> **Exercise objective**
Only the lines running from the line with "Take the integral form f(x,y) = −5x²" to the end of the records below belong in the answer, each copied exactly.

┌──

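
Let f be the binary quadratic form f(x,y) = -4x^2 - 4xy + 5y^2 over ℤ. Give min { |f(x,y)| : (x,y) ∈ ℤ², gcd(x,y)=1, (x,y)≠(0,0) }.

descent: ρ → (5,4,-4)  [lands on river]
river: ρ → (-4,4,5)
river: ρ → (5,6,-3)
river: ρ → (-3,6,5)
closes: descent 1, river 4
min |a| on river = 3

3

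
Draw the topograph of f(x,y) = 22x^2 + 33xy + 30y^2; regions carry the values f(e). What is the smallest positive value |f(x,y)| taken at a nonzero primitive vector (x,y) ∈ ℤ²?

translate: b→-11 (≡33 mod 44), so (22,33,30)→(22,-11,19)
flip: (22,-11,19)→(19,11,22)
reduced (well bottom): (19,11,22) with a≤c, −a<b≤a
well minimum = a = 19

19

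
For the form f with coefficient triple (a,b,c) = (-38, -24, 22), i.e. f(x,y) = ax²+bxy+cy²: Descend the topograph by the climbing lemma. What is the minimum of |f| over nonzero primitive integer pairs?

descent: ρ → (22,24,-38)  [lands on river]
river: ρ → (-38,52,8)
river: ρ → (8,60,-10)
river: ρ → (-10,60,8)
river: ρ → (8,52,-38)
river: ρ → (-38,24,22)
river: ρ → (22,20,-40)
river: ρ → (-40,60,2)
river: ρ → (2,60,-40)
river: ρ → (-40,20,22)
closes: descent 1, river 10
min |a| on river = 2

2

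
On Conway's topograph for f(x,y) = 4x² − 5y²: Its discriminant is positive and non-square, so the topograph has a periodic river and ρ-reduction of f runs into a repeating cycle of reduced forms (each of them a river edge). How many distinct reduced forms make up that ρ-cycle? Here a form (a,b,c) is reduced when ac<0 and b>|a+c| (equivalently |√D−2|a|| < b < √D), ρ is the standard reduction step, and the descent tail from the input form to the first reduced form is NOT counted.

D = 80, ⌊√D⌋ = 8
descent: ρ → (-5,0,4)
descent: ρ → (4,8,-1)  [lands on river]
river: ρ → (-1,8,4)
ρ-cycle length = 2 (tail of 2 descent steps not counted)

2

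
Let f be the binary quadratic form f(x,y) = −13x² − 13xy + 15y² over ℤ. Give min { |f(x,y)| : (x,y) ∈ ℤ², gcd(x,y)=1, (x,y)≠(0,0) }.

descent: ρ → (15,13,-13)  [lands on river]
river: ρ → (-13,13,15)
river: ρ → (15,17,-11)
river: ρ → (-11,27,5)
river: ρ → (5,23,-21)
river: ρ → (-21,19,7)
river: ρ → (7,23,-15)
river: ρ → (-15,7,15)
river: ρ → (15,23,-7)
river: ρ → (-7,19,21)
river: ρ → (21,23,-5)
river: ρ → (-5,27,11)
river: ρ → (11,17,-15)
river: ρ → (-15,13,13)
river: ρ → (13,13,-15)
river: ρ → (-15,17,11)
river: ρ → (11,27,-5)
river: ρ → (-5,23,21)
river: ρ → (21,19,-7)
river: ρ → (-7,23,15)
river: ρ → (15,7,-15)
river: ρ → (-15,23,7)
river: ρ → (7,19,-21)
river: ρ → (-21,23,5)
river: ρ → (5,27,-11)
river: ρ → (-11,17,15)
closes: descent 1, river 26
min |a| on river = 5

5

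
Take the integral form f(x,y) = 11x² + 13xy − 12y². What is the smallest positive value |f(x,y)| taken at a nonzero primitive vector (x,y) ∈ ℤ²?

river: ρ → (-12,11,12)
river: ρ → (12,13,-11)
river: ρ → (-11,9,14)
river: ρ → (14,19,-6)
river: ρ → (-6,17,17)
river: ρ → (17,17,-6)
river: ρ → (-6,19,14)
river: ρ → (14,9,-11)
river: ρ → (-11,13,12)
river: ρ → (12,11,-12)
river: ρ → (-12,13,11)
river: ρ → (11,9,-14)
river: ρ → (-14,19,6)
river: ρ → (6,17,-17)
river: ρ → (-17,17,6)
river: ρ → (6,19,-14)
river: ρ → (-14,9,11)
river: ρ → (11,13,-12)
closes: descent 0, river 18
min |a| on river = 6

6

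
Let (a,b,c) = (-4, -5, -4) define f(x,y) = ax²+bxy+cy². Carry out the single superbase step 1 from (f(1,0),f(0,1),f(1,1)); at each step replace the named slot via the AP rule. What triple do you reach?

start (-4,-4,-13) = (f(1,0),f(0,1),f(1,1))
replace slot 1: 2·((-4)+(-13)) − (-4) = -30 → (-30,-4,-13)

-30,-4,-13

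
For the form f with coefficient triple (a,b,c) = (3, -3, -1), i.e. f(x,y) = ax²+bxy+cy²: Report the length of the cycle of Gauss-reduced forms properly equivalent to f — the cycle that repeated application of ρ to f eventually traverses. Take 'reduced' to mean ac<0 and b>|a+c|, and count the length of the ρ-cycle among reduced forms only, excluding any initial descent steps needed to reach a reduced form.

D = 21, ⌊√D⌋ = 4
descent: ρ → (-1,3,3)  [lands on river]
river: ρ → (3,3,-1)
ρ-cycle length = 2 (tail of 1 descent step not counted)

2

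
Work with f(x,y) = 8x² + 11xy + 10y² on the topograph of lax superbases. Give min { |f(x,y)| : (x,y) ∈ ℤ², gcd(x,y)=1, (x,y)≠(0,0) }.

translate: b→-5 (≡11 mod 16), so (8,11,10)→(8,-5,7)
flip: (8,-5,7)→(7,5,8)
reduced (well bottom): (7,5,8) with a≤c, −a<b≤a
well minimum = a = 7

7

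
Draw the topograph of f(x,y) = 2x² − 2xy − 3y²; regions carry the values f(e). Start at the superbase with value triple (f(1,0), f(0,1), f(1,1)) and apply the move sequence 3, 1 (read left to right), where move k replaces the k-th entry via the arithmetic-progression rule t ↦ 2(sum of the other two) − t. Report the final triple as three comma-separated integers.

start (2,-3,-3) = (f(1,0),f(0,1),f(1,1))
replace slot 3: 2·(2+(-3)) − (-3) = 1 → (2,-3,1)
replace slot 1: 2·((-3)+1) − 2 = -6 → (-6,-3,1)

-6,-3,1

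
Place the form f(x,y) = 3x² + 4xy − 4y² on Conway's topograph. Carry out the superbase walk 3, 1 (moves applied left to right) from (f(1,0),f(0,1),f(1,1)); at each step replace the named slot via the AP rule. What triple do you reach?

start (3,-4,3) = (f(1,0),f(0,1),f(1,1))
replace slot 3: 2·(3+(-4)) − 3 = -5 → (3,-4,-5)
replace slot 1: 2·((-4)+(-5)) − 3 = -21 → (-21,-4,-5)

-21,-4,-5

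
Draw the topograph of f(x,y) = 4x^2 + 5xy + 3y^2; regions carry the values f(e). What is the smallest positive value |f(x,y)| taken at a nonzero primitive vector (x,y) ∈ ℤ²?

translate: b→-3 (≡5 mod 8), so (4,5,3)→(4,-3,2)
flip: (4,-3,2)→(2,3,4)
translate: b→-1 (≡3 mod 4), so (2,3,4)→(2,-1,3)
reduced (well bottom): (2,-1,3) with a≤c, −a<b≤a
well minimum = a = 2

2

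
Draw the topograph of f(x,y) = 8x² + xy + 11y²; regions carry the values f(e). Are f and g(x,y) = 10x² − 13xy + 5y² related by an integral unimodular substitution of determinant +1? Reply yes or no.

D₁ = -351, D₂ = -31
discriminants differ ⇒ not SL₂(ℤ)-equivalent

no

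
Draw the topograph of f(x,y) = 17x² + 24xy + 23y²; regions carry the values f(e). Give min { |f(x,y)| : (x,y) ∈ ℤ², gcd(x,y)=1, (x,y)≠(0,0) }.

translate: b→-10 (≡24 mod 34), so (17,24,23)→(17,-10,16)
flip: (17,-10,16)→(16,10,17)
reduced (well bottom): (16,10,17) with a≤c, −a<b≤a
well minimum = a = 16

16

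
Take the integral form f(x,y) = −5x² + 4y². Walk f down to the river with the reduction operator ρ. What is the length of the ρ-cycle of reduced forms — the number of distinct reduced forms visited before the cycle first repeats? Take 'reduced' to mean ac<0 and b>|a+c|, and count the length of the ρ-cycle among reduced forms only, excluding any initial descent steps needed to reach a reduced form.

D = 80, ⌊√D⌋ = 8
descent: ρ → (4,8,-1)  [lands on river]
river: ρ → (-1,8,4)
ρ-cycle length = 2 (tail of 1 descent step not counted)

2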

└──

> **Expected output**
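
Take the integral form f(x,y) = −5x² + 4y². Walk f down to the river with the reduction operator ρ. What is the length of the ρ-cycle of reduced forms — the number of distinct reduced forms visited before the cycle first repeats? Take 'reduced' to mean ac<0 and b>|a+c|, and count the length of the ρ-cycle among reduced forms only, excluding any initial descent steps needed to reach a reduced form.

D = 80, ⌊√D⌋ = 8
descent: ρ → (4,8,-1)  [lands on river]
river: ρ → (-1,8,4)
ρ-cycle length = 2 (tail of 1 descent step not counted)

2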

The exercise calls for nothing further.